#### EXERCISE REQUIREMENTS:
Look through the entries and count each line that includes the string "basis". Reply with the number alone.

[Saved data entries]
=== Begin Enclosure ===

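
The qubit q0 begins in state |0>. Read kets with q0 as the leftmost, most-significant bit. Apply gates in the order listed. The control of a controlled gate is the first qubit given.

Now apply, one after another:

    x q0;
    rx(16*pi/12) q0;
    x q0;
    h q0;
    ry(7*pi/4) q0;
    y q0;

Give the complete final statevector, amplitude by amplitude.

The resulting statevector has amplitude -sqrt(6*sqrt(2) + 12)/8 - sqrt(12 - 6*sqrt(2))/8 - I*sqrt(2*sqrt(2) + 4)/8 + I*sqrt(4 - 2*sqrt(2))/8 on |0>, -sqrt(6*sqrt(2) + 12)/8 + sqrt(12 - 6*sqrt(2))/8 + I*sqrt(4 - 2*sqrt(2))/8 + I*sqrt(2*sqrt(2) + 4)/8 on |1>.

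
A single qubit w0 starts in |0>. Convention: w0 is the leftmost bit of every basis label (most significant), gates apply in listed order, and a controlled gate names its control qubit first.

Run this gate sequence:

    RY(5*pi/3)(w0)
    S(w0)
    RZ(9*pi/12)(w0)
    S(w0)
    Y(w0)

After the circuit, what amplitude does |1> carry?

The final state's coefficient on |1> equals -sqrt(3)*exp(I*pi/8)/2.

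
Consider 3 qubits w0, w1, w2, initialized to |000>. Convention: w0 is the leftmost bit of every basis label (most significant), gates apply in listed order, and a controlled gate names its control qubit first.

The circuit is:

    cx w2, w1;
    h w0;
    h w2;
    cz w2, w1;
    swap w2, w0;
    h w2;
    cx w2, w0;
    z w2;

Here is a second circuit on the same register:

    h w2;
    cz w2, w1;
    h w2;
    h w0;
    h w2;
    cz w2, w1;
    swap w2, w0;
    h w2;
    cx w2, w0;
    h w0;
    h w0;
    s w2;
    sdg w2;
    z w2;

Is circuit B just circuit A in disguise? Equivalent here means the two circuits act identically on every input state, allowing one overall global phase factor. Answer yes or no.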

=== End Enclosure ===

#### FINAL ANSWER:
2